## WHAT IS NEEDED
Your reply must contain exactly the lines running from the one with "Define L: R^2" to the last line of the entries below, both included, and no other lines.

(Stored data entries)
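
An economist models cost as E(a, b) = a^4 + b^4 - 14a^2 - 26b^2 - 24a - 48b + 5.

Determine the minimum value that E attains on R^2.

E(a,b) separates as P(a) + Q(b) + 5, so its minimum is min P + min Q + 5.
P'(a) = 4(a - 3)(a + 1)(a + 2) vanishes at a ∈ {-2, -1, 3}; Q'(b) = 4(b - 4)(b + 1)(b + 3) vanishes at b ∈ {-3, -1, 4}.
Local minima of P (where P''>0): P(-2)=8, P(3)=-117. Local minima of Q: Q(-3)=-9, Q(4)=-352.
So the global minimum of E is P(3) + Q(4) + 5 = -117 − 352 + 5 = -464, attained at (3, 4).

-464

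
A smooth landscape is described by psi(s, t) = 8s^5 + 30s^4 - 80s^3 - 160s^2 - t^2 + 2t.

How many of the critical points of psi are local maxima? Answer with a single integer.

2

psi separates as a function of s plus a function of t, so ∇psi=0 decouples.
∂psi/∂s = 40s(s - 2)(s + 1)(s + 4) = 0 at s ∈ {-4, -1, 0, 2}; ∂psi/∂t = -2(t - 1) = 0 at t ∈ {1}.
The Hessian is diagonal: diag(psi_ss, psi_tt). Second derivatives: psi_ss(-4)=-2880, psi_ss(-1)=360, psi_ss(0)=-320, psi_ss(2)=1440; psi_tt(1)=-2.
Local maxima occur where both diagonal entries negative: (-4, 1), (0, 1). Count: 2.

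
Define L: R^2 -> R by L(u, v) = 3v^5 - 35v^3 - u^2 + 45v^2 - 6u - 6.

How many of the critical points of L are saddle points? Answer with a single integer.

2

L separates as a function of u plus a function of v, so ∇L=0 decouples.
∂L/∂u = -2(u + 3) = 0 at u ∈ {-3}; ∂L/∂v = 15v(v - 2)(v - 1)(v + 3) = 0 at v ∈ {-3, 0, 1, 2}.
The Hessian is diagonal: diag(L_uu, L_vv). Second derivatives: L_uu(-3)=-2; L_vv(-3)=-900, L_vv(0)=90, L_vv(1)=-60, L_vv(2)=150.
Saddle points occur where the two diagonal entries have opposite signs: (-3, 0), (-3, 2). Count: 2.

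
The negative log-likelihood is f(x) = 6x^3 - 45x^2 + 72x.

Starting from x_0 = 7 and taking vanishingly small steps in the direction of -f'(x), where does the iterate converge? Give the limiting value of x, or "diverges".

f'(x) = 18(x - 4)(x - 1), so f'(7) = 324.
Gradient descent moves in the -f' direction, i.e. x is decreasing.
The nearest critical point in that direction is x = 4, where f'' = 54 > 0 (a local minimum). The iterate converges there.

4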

## OUTPUT BELOW
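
Define L: R^2 -> R by L(u, v) = 3v^5 - 35v^3 - u^2 + 45v^2 - 6u - 6.

How many of the critical points of L are saddle points? Answer with a single integer.

2

L separates as a function of u plus a function of v, so ∇L=0 decouples.
∂L/∂u = -2(u + 3) = 0 at u ∈ {-3}; ∂L/∂v = 15v(v - 2)(v - 1)(v + 3) = 0 at v ∈ {-3, 0, 1, 2}.
The Hessian is diagonal: diag(L_uu, L_vv). Second derivatives: L_uu(-3)=-2; L_vv(-3)=-900, L_vv(0)=90, L_vv(1)=-60, L_vv(2)=150.
Saddle points occur where the two diagonal entries have opposite signs: (-3, 0), (-3, 2). Count: 2.

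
The negative log-likelihood is f(x) = 6x^3 - 45x^2 + 72x.

Starting from x_0 = 7 and taking vanishingly small steps in the direction of -f'(x), where does the iterate converge? Give the limiting value of x, or "diverges".

f'(x) = 18(x - 4)(x - 1), so f'(7) = 324.
Gradient descent moves in the -f' direction, i.e. x is decreasing.
The nearest critical point in that direction is x = 4, where f'' = 54 > 0 (a local minimum). The iterate converges there.

4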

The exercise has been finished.